| TASK DETAILS |
Go through the entries below and copy each line containing the word "polynomials".

| RECORDS SHOWN |
○ ○ ○
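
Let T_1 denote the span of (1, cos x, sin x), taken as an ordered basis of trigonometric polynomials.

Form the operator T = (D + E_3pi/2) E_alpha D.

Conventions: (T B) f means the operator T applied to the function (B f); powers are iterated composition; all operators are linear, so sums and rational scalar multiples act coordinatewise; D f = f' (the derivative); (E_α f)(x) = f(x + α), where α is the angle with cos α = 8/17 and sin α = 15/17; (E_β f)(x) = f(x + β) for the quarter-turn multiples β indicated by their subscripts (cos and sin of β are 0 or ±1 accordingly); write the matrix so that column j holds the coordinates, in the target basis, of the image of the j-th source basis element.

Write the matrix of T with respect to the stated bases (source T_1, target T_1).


image of 1: 0
image of cos x: 0
image of sin x: 0
each image's coordinates form column j of the matrix

the matrix is [[0, 0, 0]; [0, 0, 0]; [0, 0, 0]] (rows listed top to bottom)


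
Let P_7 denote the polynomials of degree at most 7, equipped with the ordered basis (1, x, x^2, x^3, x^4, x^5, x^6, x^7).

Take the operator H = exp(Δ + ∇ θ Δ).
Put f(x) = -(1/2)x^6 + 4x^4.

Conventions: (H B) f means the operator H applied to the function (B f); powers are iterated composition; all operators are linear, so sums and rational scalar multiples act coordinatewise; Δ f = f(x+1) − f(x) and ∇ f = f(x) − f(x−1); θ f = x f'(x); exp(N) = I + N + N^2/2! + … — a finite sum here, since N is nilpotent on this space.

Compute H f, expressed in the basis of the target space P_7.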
○ ○ ○
| SOLUTION TO THIS PROBLEM |
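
Let T_1 denote the span of (1, cos x, sin x), taken as an ordered basis of trigonometric polynomials.
Let P_7 denote the polynomials of degree at most 7, equipped with the ordered basis (1, x, x^2, x^3, x^4, x^5, x^6, x^7).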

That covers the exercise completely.